§ **PROMPT**: Retype word for word the lines of the data below, from the first to the one bearing "Its determinant is det(M) = -6.", with that one included.

[Records from a collection]
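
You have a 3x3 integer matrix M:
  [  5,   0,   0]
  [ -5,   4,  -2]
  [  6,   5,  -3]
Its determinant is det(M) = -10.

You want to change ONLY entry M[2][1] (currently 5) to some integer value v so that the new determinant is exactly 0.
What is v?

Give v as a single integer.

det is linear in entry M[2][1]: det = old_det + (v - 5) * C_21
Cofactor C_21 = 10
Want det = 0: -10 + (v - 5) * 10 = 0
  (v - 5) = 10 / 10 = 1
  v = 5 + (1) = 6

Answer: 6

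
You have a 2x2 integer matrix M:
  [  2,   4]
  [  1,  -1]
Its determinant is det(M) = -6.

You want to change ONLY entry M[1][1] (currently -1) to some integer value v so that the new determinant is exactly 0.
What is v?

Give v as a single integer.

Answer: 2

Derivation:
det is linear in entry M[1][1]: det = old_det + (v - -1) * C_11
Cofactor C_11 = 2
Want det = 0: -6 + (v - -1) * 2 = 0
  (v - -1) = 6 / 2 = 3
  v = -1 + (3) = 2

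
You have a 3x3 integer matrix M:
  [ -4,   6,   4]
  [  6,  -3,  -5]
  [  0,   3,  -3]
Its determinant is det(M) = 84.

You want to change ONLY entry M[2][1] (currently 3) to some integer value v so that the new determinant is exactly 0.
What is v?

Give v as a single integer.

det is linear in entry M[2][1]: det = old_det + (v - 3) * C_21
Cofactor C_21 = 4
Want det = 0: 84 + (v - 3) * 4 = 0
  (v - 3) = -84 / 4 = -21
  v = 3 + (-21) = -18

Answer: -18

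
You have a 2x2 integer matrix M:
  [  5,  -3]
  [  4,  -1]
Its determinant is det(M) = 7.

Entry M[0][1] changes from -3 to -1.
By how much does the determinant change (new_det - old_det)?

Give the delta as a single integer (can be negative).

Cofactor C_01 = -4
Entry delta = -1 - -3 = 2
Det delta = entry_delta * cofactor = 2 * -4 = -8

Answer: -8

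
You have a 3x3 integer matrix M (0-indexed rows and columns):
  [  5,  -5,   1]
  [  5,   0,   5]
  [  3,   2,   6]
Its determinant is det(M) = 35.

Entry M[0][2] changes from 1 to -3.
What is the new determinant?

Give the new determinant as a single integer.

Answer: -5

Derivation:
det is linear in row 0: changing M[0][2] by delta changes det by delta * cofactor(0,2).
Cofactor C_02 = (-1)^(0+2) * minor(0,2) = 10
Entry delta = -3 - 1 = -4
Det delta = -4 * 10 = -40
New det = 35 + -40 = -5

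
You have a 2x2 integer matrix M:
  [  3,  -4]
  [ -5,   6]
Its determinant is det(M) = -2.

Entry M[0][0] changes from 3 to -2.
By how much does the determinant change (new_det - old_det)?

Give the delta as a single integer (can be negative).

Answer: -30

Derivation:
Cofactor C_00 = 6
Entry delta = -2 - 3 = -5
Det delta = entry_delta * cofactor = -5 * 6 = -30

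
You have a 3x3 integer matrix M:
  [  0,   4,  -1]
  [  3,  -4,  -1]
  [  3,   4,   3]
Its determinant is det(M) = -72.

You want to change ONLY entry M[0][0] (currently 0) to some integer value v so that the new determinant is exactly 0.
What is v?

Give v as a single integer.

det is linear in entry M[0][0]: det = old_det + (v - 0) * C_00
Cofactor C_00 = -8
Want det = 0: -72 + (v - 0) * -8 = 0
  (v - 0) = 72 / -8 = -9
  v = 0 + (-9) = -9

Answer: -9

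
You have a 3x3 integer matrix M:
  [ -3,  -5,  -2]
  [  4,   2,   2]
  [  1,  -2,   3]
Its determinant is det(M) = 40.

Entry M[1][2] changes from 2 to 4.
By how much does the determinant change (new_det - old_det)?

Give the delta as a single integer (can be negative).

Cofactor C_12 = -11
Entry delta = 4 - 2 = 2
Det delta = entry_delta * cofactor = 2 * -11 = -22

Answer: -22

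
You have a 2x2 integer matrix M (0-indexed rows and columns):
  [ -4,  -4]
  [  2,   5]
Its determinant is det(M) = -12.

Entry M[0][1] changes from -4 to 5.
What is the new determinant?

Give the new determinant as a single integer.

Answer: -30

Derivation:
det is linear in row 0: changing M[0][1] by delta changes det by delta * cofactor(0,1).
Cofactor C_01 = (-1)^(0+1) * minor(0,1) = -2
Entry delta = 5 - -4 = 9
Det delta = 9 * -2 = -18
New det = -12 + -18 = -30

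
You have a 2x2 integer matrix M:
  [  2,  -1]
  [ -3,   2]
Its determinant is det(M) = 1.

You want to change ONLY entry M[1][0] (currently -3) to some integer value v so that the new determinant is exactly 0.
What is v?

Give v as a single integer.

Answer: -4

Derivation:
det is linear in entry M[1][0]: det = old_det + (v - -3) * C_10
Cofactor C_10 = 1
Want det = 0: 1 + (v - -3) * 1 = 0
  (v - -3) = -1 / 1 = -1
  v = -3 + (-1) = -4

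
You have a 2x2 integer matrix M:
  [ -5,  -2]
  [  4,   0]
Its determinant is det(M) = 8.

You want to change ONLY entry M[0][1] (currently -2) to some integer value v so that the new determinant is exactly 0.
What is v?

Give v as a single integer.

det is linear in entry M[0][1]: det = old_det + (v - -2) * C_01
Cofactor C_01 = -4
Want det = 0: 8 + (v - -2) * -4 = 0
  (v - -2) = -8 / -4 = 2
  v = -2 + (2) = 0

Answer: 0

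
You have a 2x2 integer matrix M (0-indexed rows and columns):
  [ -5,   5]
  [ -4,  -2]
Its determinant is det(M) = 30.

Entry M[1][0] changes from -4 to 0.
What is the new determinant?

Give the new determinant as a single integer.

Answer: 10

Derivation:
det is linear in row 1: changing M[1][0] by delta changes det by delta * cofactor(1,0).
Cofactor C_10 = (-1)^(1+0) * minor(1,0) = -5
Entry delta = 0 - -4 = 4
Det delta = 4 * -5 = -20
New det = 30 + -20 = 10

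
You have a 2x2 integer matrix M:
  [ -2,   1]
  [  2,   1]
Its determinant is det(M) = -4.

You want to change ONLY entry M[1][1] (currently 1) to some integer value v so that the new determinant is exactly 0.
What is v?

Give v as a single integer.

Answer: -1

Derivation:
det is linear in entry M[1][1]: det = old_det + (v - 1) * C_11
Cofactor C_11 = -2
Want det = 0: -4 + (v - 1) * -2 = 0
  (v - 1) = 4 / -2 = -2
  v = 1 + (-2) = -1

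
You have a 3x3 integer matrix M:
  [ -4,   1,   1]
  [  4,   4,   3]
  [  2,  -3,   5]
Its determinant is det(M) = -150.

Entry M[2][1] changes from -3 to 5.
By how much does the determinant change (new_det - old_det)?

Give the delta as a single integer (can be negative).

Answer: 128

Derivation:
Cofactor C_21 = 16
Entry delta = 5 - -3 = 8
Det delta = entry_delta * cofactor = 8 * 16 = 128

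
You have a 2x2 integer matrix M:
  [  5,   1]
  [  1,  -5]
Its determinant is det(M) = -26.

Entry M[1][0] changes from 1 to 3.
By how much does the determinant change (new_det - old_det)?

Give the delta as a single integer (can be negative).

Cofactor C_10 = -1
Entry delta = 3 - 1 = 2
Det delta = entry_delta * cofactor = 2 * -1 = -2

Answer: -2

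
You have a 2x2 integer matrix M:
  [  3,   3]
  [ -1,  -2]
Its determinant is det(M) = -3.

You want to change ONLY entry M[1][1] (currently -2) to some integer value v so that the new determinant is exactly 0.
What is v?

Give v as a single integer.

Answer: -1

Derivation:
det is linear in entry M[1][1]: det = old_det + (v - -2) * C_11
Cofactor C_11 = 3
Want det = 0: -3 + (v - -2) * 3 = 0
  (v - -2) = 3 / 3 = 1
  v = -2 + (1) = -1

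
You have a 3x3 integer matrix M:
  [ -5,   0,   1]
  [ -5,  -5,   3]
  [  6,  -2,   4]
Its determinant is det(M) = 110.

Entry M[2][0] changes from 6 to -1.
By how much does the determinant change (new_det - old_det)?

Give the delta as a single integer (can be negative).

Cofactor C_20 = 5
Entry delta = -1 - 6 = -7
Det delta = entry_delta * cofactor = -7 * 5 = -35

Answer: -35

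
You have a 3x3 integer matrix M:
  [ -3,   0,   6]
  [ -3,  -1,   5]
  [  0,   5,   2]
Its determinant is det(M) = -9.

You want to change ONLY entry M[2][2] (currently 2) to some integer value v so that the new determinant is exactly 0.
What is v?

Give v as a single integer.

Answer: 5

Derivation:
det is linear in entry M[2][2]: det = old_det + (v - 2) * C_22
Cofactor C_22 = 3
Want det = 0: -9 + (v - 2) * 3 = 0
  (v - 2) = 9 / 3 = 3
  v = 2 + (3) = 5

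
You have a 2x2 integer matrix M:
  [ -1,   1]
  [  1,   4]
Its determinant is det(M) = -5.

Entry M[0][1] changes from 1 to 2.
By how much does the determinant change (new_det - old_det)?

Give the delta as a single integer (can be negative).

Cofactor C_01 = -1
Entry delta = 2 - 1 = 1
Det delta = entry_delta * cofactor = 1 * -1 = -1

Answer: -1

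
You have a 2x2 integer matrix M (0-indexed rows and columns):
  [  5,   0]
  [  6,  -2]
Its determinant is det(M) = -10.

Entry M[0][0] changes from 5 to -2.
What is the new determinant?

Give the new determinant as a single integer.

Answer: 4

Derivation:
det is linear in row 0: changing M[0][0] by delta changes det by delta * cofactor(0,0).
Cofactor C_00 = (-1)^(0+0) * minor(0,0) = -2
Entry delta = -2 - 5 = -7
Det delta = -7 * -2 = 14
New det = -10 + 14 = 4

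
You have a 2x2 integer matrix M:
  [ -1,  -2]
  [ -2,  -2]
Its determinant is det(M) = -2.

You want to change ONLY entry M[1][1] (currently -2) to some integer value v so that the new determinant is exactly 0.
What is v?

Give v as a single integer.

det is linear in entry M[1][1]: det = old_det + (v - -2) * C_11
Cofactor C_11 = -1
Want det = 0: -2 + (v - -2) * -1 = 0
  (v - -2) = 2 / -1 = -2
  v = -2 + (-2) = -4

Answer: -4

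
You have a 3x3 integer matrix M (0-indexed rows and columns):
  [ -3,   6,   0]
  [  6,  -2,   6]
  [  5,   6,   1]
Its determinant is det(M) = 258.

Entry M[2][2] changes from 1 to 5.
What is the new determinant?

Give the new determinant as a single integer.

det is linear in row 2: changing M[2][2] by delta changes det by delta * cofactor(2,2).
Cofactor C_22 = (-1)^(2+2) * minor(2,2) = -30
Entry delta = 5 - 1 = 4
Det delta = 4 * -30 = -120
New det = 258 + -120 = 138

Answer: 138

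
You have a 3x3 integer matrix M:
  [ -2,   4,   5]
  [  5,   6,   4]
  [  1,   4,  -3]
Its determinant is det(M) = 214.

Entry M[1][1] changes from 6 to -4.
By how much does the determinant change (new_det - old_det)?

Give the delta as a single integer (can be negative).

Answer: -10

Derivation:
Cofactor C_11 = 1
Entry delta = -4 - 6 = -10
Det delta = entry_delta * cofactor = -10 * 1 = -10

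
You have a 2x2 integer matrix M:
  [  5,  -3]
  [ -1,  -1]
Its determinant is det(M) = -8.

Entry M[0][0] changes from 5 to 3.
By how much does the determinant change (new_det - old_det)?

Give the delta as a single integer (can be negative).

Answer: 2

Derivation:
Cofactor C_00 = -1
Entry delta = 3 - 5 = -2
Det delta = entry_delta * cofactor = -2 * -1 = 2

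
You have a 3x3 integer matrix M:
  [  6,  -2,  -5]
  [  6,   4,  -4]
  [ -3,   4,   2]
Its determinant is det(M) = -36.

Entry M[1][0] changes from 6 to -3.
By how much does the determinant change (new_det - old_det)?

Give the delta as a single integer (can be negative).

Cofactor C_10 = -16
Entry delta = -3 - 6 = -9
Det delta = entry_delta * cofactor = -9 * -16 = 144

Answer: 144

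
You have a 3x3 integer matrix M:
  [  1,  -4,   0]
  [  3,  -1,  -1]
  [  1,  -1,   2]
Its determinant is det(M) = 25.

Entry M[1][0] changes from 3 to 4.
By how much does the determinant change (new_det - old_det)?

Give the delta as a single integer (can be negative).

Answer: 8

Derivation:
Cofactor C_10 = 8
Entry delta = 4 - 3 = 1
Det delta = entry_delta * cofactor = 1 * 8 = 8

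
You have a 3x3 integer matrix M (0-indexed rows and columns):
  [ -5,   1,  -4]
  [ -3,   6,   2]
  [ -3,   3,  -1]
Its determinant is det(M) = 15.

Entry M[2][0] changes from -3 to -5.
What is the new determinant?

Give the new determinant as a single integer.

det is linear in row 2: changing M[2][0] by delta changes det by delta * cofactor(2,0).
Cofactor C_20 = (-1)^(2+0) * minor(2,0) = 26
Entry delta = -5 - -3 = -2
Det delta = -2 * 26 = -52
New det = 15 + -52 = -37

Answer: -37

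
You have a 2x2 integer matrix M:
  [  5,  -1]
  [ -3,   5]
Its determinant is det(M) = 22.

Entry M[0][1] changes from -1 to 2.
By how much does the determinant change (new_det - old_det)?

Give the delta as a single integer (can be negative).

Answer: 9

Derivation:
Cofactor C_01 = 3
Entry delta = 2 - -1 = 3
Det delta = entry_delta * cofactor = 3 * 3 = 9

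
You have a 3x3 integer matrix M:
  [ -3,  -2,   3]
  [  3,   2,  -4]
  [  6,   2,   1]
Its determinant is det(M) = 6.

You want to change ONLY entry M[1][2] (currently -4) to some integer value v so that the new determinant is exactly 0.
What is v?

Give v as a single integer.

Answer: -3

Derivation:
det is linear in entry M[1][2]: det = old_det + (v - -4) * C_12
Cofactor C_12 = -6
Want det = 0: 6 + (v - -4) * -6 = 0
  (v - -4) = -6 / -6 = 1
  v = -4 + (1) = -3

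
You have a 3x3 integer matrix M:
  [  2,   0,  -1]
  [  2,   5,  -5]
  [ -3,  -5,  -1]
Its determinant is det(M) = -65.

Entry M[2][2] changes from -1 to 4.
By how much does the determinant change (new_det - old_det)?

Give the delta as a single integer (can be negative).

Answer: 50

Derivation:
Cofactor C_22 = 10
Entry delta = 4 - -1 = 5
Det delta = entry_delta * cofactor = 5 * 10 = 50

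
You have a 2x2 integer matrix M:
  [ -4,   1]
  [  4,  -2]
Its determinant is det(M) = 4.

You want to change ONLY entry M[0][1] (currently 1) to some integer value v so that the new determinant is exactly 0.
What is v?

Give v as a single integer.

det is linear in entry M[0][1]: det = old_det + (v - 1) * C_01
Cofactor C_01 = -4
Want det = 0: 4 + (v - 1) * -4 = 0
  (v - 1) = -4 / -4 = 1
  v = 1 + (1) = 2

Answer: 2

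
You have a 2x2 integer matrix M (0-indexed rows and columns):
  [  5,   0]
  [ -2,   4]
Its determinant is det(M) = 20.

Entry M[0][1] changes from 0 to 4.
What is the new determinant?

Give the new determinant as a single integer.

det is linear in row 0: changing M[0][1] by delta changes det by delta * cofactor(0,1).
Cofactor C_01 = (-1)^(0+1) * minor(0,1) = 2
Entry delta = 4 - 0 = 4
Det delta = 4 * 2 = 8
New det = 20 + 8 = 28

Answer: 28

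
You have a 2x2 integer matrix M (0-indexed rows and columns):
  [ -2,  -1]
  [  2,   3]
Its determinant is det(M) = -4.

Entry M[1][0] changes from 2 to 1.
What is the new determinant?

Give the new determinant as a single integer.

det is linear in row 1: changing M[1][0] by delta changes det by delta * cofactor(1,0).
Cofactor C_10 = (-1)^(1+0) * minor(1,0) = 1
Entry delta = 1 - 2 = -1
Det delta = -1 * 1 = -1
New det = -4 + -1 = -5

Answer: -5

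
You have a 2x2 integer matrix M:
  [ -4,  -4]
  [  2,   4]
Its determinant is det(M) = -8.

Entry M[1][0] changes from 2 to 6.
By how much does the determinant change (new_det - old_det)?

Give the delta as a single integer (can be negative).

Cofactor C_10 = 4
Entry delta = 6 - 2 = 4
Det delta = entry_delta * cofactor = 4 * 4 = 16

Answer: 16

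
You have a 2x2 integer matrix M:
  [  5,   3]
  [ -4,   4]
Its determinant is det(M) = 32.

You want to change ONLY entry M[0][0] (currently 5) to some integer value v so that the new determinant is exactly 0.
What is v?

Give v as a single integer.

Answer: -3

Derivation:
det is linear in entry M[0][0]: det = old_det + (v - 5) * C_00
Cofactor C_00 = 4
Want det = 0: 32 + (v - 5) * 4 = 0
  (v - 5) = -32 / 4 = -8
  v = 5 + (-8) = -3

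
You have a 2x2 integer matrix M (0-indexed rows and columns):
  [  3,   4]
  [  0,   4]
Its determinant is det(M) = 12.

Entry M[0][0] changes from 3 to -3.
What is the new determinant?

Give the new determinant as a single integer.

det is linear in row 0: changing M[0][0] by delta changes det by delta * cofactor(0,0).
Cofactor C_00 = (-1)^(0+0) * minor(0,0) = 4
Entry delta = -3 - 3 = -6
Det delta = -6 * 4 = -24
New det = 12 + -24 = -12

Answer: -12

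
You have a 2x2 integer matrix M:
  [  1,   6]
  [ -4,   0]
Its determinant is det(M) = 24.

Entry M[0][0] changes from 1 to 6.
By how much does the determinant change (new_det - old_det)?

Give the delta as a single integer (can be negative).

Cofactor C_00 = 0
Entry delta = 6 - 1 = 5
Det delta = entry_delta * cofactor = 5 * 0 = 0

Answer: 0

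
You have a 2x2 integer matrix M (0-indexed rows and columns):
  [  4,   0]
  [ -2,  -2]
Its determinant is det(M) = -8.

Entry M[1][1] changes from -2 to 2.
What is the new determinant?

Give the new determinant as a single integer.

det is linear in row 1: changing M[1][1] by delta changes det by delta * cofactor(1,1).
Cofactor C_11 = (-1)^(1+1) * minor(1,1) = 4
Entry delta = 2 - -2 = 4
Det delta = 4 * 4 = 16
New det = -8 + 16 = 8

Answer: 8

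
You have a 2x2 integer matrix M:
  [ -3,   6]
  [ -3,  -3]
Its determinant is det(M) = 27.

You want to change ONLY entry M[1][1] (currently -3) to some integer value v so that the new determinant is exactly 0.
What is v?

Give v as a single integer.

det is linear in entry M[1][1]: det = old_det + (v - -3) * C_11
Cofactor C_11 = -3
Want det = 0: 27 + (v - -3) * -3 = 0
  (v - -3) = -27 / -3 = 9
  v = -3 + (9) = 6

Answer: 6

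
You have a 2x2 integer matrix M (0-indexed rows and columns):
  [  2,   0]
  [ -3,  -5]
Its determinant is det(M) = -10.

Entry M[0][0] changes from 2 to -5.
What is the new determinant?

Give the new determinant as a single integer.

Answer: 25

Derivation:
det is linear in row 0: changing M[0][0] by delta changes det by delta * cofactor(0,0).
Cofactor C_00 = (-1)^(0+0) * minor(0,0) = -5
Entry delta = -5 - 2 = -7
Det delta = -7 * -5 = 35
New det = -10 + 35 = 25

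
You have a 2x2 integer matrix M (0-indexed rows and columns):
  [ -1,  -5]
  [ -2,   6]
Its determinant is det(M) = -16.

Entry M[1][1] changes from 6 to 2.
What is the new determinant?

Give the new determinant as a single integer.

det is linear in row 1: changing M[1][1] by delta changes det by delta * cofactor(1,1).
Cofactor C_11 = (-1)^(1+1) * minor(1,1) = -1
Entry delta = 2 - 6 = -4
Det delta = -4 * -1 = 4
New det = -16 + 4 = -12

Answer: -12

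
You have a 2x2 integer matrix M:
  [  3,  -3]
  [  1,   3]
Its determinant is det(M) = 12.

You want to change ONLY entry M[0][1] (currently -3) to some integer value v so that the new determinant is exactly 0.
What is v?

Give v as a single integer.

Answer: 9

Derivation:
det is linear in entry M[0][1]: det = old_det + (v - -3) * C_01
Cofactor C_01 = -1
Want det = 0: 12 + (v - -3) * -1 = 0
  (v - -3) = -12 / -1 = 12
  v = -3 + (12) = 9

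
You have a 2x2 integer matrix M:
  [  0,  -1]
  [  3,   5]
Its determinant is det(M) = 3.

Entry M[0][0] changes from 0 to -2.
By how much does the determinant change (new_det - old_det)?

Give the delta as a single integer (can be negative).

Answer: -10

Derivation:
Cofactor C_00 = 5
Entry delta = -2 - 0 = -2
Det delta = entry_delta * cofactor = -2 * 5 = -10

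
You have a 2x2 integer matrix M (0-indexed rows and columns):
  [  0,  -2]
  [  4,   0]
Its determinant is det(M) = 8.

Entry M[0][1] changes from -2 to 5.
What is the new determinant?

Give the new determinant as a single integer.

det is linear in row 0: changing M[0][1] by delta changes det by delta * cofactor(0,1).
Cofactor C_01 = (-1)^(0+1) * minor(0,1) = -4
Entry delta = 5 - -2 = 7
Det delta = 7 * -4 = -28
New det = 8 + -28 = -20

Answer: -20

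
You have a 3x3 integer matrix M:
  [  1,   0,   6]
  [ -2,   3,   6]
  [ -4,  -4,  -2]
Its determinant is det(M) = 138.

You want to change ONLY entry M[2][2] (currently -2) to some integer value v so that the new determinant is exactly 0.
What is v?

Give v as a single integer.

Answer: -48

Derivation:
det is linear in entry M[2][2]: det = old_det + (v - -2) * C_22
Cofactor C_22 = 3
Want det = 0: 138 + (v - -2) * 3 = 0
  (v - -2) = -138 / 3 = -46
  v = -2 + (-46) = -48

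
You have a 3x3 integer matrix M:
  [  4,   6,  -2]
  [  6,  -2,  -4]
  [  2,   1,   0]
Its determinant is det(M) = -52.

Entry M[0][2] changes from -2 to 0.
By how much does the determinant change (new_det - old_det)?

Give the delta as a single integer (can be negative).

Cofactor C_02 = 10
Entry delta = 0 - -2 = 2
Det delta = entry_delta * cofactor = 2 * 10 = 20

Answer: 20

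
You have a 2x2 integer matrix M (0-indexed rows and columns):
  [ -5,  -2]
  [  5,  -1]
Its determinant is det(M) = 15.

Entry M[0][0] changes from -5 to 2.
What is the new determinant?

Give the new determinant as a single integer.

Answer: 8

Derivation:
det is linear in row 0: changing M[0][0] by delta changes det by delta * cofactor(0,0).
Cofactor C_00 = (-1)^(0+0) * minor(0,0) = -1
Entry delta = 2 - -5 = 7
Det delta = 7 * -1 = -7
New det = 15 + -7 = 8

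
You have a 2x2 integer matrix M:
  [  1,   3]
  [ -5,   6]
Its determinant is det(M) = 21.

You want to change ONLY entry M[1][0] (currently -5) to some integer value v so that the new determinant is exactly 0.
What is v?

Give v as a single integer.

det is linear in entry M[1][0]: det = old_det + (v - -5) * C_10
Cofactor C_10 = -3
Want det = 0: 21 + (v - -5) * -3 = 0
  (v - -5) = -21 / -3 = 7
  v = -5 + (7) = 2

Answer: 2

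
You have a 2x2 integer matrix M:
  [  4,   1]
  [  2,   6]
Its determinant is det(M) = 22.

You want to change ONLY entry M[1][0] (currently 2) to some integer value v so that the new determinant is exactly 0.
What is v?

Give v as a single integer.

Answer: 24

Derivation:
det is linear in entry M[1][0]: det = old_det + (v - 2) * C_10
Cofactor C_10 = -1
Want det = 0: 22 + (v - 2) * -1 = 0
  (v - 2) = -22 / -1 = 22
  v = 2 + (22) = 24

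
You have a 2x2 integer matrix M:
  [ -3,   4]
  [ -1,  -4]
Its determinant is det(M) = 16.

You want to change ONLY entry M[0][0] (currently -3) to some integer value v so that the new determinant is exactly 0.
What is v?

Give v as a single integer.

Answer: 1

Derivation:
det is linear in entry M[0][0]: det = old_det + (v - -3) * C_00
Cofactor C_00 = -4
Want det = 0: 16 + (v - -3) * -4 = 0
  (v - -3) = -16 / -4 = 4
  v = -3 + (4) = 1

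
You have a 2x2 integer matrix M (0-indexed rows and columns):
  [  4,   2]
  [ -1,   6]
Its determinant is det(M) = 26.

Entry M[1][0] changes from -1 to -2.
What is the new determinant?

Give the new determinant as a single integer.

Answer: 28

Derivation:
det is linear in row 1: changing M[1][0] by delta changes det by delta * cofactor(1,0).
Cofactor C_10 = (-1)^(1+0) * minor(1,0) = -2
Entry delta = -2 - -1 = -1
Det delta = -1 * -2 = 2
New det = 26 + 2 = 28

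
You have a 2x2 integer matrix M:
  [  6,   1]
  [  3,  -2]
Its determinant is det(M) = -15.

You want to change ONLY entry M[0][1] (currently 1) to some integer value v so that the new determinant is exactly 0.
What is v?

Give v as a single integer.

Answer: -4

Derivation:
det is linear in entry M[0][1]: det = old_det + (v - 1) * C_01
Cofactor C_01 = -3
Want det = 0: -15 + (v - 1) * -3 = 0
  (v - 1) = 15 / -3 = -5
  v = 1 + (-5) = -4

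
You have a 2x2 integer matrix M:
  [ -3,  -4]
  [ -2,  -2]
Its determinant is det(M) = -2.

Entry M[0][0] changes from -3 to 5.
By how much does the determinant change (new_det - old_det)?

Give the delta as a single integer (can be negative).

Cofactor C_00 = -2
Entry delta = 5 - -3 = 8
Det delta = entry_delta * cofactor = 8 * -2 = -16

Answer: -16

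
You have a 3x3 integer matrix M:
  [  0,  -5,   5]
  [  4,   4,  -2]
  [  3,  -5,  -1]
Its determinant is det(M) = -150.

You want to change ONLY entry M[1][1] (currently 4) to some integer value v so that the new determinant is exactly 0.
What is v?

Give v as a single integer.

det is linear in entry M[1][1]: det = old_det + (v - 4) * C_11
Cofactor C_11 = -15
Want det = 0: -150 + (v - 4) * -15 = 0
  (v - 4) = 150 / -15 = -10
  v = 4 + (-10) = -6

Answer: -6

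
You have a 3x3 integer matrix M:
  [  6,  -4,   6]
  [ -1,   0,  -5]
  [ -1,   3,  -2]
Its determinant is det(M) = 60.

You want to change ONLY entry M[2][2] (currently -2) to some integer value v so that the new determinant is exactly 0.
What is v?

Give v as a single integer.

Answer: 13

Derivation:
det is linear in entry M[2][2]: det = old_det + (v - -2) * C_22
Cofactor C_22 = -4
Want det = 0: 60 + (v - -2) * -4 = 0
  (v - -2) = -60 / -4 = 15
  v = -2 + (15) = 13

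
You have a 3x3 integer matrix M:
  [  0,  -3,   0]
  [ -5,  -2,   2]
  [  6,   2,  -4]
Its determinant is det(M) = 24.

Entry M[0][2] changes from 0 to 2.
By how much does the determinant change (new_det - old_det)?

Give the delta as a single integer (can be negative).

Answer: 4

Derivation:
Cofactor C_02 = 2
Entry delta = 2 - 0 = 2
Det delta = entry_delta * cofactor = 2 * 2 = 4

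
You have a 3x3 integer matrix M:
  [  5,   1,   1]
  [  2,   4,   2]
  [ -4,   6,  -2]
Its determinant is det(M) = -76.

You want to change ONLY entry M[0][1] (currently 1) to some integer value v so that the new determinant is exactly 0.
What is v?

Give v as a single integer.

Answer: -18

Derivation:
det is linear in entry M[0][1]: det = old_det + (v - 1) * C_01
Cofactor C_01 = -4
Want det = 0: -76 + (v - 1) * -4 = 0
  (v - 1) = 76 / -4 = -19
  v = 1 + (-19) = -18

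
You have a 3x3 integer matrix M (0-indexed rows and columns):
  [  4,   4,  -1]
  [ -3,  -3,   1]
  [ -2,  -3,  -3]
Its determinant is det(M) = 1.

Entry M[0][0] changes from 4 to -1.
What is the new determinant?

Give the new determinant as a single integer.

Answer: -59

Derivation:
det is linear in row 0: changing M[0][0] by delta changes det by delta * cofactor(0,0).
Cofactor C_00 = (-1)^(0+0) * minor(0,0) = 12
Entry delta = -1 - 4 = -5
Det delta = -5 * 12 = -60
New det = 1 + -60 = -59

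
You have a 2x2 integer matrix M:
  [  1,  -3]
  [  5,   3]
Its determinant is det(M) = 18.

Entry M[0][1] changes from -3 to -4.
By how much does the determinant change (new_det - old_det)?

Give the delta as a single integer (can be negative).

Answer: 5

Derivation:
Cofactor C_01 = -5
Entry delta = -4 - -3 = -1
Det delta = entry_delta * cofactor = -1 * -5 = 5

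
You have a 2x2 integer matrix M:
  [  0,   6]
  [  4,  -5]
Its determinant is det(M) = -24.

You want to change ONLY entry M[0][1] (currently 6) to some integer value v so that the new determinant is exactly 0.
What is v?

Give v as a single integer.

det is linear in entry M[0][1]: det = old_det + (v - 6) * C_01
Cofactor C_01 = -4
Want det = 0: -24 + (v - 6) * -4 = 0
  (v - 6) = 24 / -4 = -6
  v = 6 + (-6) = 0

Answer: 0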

§ **RESULT OF THIS EXERCISE**:
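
You have a 3x3 integer matrix M:
  [  5,   0,   0]
  [ -5,   4,  -2]
  [  6,   5,  -3]
Its determinant is det(M) = -10.

You want to change ONLY entry M[2][1] (currently 5) to some integer value v so that the new determinant is exactly 0.
What is v?

Give v as a single integer.

det is linear in entry M[2][1]: det = old_det + (v - 5) * C_21
Cofactor C_21 = 10
Want det = 0: -10 + (v - 5) * 10 = 0
  (v - 5) = 10 / 10 = 1
  v = 5 + (1) = 6

Answer: 6

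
You have a 2x2 integer matrix M:
  [  2,   4]
  [  1,  -1]
Its determinant is det(M) = -6.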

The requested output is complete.